## [Collected data entries]
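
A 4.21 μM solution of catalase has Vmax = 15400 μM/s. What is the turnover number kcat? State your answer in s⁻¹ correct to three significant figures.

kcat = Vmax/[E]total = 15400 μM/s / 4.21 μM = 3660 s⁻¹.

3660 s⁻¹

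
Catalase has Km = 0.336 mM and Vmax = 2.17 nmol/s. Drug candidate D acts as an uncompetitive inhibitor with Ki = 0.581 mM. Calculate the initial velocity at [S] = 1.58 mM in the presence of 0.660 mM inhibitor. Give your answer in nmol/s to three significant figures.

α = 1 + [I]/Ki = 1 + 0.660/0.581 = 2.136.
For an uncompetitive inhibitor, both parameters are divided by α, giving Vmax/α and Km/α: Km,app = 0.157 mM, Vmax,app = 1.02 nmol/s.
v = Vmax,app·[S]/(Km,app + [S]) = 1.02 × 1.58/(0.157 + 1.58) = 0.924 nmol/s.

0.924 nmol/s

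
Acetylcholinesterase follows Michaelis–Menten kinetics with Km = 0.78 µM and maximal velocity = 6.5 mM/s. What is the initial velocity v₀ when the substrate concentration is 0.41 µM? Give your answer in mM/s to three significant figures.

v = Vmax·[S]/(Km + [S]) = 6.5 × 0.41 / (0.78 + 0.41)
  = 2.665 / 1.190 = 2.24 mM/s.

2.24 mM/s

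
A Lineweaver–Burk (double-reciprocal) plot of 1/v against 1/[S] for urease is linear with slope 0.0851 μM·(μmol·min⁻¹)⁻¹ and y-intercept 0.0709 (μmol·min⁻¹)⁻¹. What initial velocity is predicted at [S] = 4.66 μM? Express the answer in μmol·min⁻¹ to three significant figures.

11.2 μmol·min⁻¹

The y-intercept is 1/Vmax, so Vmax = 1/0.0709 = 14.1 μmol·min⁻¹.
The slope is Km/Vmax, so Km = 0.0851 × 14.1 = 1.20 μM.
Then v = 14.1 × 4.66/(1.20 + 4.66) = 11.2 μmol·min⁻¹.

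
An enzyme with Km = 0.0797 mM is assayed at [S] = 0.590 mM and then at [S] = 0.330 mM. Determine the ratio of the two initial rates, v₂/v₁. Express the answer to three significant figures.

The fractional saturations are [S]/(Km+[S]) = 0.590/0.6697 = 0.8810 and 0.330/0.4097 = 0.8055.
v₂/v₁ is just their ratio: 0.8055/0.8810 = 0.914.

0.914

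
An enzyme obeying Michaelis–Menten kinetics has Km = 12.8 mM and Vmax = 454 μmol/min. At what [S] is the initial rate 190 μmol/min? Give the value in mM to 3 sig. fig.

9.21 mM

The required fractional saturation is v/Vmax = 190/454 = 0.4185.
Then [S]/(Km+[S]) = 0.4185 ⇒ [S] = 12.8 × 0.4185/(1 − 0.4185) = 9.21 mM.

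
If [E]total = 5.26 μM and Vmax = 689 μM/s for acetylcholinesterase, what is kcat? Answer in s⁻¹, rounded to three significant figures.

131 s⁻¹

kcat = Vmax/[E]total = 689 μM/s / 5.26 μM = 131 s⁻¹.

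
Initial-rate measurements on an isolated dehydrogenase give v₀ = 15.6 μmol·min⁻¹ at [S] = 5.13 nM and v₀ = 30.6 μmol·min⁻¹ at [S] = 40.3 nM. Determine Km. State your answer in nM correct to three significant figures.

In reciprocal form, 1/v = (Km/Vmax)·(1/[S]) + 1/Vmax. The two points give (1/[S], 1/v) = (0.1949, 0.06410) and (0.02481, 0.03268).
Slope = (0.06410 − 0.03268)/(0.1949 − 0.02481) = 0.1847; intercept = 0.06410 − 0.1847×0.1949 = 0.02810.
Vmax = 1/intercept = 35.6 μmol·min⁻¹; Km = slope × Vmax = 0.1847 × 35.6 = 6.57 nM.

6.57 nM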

...

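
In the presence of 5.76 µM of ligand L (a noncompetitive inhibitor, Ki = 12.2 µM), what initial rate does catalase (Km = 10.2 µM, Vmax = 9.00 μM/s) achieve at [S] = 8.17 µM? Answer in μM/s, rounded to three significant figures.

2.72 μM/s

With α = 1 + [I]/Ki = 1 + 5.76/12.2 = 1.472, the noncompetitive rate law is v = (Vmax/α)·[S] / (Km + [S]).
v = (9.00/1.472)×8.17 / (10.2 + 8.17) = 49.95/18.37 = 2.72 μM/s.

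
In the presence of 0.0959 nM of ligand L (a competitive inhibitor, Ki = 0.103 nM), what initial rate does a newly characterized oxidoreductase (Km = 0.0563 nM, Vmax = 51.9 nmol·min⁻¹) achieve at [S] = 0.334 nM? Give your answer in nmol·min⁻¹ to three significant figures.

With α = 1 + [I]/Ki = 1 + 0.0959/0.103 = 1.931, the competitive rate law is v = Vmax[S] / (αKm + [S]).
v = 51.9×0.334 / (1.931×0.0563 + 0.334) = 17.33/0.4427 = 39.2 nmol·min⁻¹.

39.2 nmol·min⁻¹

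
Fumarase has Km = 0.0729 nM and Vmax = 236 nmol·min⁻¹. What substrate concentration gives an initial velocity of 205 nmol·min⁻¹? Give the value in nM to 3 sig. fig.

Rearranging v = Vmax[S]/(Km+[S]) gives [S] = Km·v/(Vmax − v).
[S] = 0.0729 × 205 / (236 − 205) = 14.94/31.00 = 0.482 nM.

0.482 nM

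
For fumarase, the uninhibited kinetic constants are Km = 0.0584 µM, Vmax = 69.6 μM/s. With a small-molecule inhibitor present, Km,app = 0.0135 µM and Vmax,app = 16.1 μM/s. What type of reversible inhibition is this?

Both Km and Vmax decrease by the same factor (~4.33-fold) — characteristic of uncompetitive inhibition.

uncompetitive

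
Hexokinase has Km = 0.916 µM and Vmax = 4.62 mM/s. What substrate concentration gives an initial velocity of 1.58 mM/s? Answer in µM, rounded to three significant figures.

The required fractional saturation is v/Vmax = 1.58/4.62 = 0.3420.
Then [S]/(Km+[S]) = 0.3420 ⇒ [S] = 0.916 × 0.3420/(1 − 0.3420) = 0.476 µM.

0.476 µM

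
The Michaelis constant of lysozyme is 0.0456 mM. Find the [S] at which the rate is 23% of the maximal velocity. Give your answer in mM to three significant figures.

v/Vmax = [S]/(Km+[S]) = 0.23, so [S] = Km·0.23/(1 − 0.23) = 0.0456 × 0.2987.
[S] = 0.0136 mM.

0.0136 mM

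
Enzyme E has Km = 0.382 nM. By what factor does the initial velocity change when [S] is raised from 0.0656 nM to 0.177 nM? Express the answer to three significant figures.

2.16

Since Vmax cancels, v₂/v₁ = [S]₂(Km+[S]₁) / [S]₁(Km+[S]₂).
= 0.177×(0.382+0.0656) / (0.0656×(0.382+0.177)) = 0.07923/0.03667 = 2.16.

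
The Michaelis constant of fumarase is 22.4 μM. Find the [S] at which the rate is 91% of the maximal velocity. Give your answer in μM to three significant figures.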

* * *

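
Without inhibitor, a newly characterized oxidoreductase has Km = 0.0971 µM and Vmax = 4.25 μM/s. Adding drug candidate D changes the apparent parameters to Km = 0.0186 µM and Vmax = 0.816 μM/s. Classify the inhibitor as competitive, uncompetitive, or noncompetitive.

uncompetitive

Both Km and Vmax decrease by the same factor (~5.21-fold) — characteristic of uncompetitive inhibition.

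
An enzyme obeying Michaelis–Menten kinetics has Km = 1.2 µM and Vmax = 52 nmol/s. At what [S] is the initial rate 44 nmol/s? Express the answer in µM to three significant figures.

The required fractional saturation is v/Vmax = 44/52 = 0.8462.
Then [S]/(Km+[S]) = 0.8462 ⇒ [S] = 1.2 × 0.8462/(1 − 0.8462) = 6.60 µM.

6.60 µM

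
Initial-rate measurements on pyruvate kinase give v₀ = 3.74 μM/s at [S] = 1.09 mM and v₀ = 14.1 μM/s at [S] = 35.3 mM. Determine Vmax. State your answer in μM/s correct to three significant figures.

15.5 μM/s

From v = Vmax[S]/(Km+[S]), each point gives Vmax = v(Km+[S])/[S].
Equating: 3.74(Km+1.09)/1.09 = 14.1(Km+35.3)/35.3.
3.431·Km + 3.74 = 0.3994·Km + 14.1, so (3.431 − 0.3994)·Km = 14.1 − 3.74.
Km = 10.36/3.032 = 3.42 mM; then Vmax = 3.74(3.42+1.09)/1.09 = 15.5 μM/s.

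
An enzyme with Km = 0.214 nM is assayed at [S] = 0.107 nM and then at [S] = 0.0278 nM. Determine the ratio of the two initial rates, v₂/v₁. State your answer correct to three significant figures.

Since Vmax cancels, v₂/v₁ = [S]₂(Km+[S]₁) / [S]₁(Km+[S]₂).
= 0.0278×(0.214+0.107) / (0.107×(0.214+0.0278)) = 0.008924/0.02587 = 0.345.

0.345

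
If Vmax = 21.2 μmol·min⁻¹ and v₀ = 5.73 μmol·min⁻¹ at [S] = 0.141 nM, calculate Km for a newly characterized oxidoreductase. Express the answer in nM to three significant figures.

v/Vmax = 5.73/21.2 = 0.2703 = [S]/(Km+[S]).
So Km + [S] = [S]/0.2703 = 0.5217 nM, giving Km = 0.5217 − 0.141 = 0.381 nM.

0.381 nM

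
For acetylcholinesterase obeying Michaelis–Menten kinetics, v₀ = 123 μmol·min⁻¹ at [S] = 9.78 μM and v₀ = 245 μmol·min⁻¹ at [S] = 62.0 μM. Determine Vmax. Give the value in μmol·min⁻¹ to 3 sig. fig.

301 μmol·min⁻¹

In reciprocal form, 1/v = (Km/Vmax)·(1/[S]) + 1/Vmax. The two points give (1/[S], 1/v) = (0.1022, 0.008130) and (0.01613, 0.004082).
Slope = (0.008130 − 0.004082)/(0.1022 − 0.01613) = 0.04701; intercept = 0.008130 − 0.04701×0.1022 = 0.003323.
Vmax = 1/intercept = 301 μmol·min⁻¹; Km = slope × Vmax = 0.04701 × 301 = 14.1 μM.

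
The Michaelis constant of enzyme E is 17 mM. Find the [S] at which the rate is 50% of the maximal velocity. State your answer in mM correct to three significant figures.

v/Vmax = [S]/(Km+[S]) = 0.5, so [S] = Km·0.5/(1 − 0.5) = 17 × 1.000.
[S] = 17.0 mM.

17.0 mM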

## [WORK TO COMPLETE]
From the line that has "Enzyme E has" through the line that has "The Michaelis constant of fumarase", copy every line exactly as it appears above, and leave out all others.

## [OUTPUT FOR THIS EXERCISE]
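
Enzyme E has Km = 0.382 nM. By what factor does the initial velocity change when [S] is raised from 0.0656 nM to 0.177 nM? Express the answer to three significant figures.

2.16

Since Vmax cancels, v₂/v₁ = [S]₂(Km+[S]₁) / [S]₁(Km+[S]₂).
= 0.177×(0.382+0.0656) / (0.0656×(0.382+0.177)) = 0.07923/0.03667 = 2.16.

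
The Michaelis constant of fumarase is 22.4 μM. Find the [S] at which the rate is 91% of the maximal velocity. Give your answer in μM to three significant figures.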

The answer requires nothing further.